▶
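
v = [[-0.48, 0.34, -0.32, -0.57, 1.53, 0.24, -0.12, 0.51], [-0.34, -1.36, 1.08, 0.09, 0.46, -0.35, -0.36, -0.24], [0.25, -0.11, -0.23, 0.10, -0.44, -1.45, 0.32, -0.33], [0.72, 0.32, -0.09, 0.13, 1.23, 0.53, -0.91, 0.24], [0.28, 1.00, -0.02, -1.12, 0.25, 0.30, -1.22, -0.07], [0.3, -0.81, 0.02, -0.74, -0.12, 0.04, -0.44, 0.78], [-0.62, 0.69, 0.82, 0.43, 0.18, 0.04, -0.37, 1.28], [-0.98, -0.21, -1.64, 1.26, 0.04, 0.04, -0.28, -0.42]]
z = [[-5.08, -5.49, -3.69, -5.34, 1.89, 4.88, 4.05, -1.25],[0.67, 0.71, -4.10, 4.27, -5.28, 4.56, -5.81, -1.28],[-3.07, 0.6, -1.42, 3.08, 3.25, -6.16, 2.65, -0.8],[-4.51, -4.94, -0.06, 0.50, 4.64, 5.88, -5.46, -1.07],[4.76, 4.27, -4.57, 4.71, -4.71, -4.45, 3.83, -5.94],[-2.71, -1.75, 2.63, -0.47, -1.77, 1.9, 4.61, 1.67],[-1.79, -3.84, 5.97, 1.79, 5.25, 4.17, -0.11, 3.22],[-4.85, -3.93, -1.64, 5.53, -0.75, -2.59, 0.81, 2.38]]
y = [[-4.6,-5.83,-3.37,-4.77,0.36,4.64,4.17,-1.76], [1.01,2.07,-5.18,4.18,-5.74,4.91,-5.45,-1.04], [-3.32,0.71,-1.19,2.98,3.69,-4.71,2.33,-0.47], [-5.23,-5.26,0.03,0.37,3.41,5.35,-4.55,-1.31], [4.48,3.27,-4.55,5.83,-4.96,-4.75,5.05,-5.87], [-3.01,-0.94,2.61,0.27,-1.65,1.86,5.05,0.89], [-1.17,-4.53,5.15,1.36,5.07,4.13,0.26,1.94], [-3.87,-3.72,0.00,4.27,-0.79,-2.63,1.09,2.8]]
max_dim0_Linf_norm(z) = 6.16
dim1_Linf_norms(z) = [5.49, 5.81, 6.16, 5.88, 5.94, 4.61, 5.97, 5.53]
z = v + y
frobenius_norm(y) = 29.19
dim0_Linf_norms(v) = [0.98, 1.36, 1.64, 1.26, 1.53, 1.45, 1.22, 1.28]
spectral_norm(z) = 19.65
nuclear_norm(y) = 71.42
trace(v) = -2.44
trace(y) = -3.39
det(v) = -50.84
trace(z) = -5.83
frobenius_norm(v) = 5.31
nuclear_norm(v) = 14.03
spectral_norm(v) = 3.02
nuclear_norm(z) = 71.14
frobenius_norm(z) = 29.92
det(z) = 3426950.61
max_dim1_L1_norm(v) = 4.87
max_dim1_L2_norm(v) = 2.35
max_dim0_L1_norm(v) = 4.84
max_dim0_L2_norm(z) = 12.83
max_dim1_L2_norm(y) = 13.88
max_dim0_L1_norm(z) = 34.59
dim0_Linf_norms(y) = [5.23, 5.83, 5.18, 5.83, 5.74, 5.35, 5.45, 5.87]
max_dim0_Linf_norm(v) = 1.64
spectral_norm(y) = 18.95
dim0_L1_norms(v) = [3.97, 4.84, 4.22, 4.44, 4.25, 2.99, 4.02, 3.87]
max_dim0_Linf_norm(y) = 5.87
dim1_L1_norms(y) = [29.5, 29.58, 19.4, 25.51, 38.76, 16.28, 23.61, 19.17]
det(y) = 8005222.39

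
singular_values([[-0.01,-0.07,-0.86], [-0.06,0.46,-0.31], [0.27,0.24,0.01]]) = [0.92, 0.52, 0.26]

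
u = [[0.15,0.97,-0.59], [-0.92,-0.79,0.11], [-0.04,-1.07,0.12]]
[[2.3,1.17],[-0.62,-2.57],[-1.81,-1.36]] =u @[[-0.85,1.77], [1.55,1.27], [-1.57,0.55]]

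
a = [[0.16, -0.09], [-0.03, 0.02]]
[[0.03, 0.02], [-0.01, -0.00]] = a@ [[0.09, 0.28],[-0.16, 0.30]]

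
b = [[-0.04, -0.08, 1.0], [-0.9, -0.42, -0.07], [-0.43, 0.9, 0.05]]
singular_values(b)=[1.01, 1.0, 0.99]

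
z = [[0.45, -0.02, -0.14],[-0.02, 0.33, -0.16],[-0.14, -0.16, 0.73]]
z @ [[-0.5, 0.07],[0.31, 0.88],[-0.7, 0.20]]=[[-0.13, -0.01], [0.22, 0.26], [-0.49, -0.00]]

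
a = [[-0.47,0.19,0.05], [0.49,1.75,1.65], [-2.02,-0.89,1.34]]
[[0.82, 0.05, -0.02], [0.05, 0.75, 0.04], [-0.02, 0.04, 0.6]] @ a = [[-0.32, 0.26, 0.10], [0.26, 1.29, 1.29], [-1.18, -0.47, 0.87]]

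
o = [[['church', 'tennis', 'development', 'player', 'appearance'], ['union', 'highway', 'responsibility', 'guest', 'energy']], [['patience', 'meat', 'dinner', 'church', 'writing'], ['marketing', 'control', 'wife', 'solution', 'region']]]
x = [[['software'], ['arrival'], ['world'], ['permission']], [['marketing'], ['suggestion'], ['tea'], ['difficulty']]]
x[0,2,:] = ['world']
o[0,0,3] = 'player'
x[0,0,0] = 'software'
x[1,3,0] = 'difficulty'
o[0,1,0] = 'union'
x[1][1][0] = 'suggestion'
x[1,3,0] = 'difficulty'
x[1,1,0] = 'suggestion'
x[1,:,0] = ['marketing', 'suggestion', 'tea', 'difficulty']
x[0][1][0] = 'arrival'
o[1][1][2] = 'wife'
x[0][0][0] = 'software'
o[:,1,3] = ['guest', 'solution']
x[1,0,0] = 'marketing'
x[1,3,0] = 'difficulty'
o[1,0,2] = 'dinner'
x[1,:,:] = [['marketing'], ['suggestion'], ['tea'], ['difficulty']]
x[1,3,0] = 'difficulty'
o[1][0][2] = 'dinner'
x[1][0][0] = 'marketing'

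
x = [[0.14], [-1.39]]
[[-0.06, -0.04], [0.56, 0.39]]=x @ [[-0.4, -0.28]]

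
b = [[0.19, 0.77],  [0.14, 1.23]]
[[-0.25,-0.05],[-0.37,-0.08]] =b @ [[-0.13, -0.03], [-0.29, -0.06]]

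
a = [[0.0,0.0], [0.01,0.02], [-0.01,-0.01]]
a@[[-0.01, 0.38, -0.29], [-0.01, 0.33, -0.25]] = [[0.00, 0.0, 0.00], [-0.0, 0.01, -0.01], [0.0, -0.01, 0.01]]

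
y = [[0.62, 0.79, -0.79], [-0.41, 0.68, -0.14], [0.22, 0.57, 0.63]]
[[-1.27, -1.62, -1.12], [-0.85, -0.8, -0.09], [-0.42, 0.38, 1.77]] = y @ [[-0.02,0.12,0.34],[-1.18,-0.83,0.53],[0.41,1.31,2.21]]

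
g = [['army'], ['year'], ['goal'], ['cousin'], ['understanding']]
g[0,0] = 'army'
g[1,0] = 'year'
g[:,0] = ['army', 'year', 'goal', 'cousin', 'understanding']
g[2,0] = 'goal'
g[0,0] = 'army'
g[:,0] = ['army', 'year', 'goal', 'cousin', 'understanding']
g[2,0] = 'goal'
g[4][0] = 'understanding'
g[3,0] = 'cousin'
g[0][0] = 'army'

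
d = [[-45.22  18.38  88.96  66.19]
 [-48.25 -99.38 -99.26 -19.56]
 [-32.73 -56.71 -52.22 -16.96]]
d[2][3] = -16.96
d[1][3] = -19.56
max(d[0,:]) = 88.96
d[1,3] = -19.56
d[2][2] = -52.22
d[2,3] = -16.96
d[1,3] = -19.56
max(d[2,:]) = -16.96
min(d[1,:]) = -99.38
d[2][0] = -32.73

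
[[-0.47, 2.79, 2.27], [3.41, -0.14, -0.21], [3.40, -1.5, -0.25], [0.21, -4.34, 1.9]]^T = [[-0.47, 3.41, 3.40, 0.21], [2.79, -0.14, -1.5, -4.34], [2.27, -0.21, -0.25, 1.90]]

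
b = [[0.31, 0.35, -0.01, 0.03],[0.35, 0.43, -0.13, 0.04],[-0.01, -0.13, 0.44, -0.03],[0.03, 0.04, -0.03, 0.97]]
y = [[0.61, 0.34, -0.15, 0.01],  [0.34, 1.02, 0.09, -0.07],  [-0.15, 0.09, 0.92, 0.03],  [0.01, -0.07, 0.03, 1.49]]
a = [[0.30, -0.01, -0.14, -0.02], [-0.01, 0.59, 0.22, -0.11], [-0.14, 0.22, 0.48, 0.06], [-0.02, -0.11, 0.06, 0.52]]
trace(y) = 4.04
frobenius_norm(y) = 2.19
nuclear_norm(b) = 2.15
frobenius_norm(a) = 1.05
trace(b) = 2.15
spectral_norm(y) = 1.50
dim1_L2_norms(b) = [0.47, 0.57, 0.46, 0.97]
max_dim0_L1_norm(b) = 1.07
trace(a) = 1.89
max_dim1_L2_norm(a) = 0.64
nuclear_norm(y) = 4.04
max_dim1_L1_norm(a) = 0.93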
◀
ABOUT THIS TASK
Please, from the entries above, set down exactly the lines from the one containing "nuclear_norm(z) = 71.14" through the one containing "[[0.82, 0.05, -0.02], [0.05, 0.75, 0.04], [-0.02, 0.04, 0.6]]", and only those.

ANSWER SECTION
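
nuclear_norm(z) = 71.14
frobenius_norm(z) = 29.92
det(z) = 3426950.61
max_dim1_L1_norm(v) = 4.87
max_dim1_L2_norm(v) = 2.35
max_dim0_L1_norm(v) = 4.84
max_dim0_L2_norm(z) = 12.83
max_dim1_L2_norm(y) = 13.88
max_dim0_L1_norm(z) = 34.59
dim0_Linf_norms(y) = [5.23, 5.83, 5.18, 5.83, 5.74, 5.35, 5.45, 5.87]
max_dim0_Linf_norm(v) = 1.64
spectral_norm(y) = 18.95
dim0_L1_norms(v) = [3.97, 4.84, 4.22, 4.44, 4.25, 2.99, 4.02, 3.87]
max_dim0_Linf_norm(y) = 5.87
dim1_L1_norms(y) = [29.5, 29.58, 19.4, 25.51, 38.76, 16.28, 23.61, 19.17]
det(y) = 8005222.39

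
singular_values([[-0.01,-0.07,-0.86], [-0.06,0.46,-0.31], [0.27,0.24,0.01]]) = [0.92, 0.52, 0.26]

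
u = [[0.15,0.97,-0.59], [-0.92,-0.79,0.11], [-0.04,-1.07,0.12]]
[[2.3,1.17],[-0.62,-2.57],[-1.81,-1.36]] =u @[[-0.85,1.77], [1.55,1.27], [-1.57,0.55]]

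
a = [[0.16, -0.09], [-0.03, 0.02]]
[[0.03, 0.02], [-0.01, -0.00]] = a@ [[0.09, 0.28],[-0.16, 0.30]]

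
b = [[-0.04, -0.08, 1.0], [-0.9, -0.42, -0.07], [-0.43, 0.9, 0.05]]
singular_values(b)=[1.01, 1.0, 0.99]

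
z = [[0.45, -0.02, -0.14],[-0.02, 0.33, -0.16],[-0.14, -0.16, 0.73]]
z @ [[-0.5, 0.07],[0.31, 0.88],[-0.7, 0.20]]=[[-0.13, -0.01], [0.22, 0.26], [-0.49, -0.00]]

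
a = [[-0.47,0.19,0.05], [0.49,1.75,1.65], [-2.02,-0.89,1.34]]
[[0.82, 0.05, -0.02], [0.05, 0.75, 0.04], [-0.02, 0.04, 0.6]] @ a = [[-0.32, 0.26, 0.10], [0.26, 1.29, 1.29], [-1.18, -0.47, 0.87]]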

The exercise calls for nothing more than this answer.